AIM OF THE EXERCISE: Can you find the lines of the listing that include "bool" and copy every one?

MATERIALS PROVIDED:
((
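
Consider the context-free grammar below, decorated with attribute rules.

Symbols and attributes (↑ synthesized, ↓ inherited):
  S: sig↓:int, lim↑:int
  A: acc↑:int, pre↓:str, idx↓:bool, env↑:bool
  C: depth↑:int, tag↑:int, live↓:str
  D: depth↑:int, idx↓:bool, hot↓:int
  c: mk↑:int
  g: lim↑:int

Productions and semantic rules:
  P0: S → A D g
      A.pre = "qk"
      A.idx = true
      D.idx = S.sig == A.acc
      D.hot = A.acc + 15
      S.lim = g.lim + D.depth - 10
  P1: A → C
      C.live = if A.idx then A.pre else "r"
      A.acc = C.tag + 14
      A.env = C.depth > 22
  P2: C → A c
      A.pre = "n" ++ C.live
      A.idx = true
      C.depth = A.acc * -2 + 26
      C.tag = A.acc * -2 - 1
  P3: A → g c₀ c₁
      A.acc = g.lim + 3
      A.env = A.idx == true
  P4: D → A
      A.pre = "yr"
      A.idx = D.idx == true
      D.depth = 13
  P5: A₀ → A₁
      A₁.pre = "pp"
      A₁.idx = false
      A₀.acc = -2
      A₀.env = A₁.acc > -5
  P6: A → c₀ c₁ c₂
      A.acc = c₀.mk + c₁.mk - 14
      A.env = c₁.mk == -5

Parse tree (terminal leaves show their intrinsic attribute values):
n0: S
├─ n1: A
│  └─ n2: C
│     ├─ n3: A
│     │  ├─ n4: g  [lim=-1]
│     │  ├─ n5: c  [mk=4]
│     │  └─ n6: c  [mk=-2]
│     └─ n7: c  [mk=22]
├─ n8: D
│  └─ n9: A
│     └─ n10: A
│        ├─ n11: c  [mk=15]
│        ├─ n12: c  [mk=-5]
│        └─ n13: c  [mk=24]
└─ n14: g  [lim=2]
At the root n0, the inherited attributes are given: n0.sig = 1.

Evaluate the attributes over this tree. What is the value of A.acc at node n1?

9

1. n0.sig = 1  [given at root]
2. n1.pre = "qk"  ["qk"]
3. n1.idx = true  [true]
4. n2.live = "qk"  [if A.idx then A.pre else "r"]
5. n3.pre = "nqk"  ["n" ++ C.live]
6. n3.idx = true  [true]
7. n4.lim = -1  [terminal]
8. n5.mk = 4  [terminal]
9. n6.mk = -2  [terminal]
10. n3.acc = 2  [g.lim + 3]
11. n3.env = true  [A.idx == true]
12. n7.mk = 22  [terminal]
13. n2.depth = 22  [A.acc * -2 + 26]
14. n2.tag = -5  [A.acc * -2 - 1]
15. n1.acc = 9  [C.tag + 14]
16. n1.env = false  [C.depth > 22]
17. n8.idx = false  [S.sig == A.acc]
18. n8.hot = 24  [A.acc + 15]
19. n9.pre = "yr"  ["yr"]
20. n9.idx = false  [D.idx == true]
21. n10.pre = "pp"  ["pp"]
22. n10.idx = false  [false]
23. n11.mk = 15  [terminal]
24. n12.mk = -5  [terminal]
25. n13.mk = 24  [terminal]
26. n10.acc = -4  [c₀.mk + c₁.mk - 14]
27. n10.env = true  [c₁.mk == -5]
28. n9.acc = -2  [-2]
29. n9.env = true  [A₁.acc > -5]
30. n8.depth = 13  [13]
31. n14.lim = 2  [terminal]
32. n0.lim = 5  [g.lim + D.depth - 10]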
))
EXERCISE OUTPUT:
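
  A: acc↑:int, pre↓:str, idx↓:bool, env↑:bool
  D: depth↑:int, idx↓:bool, hot↓:int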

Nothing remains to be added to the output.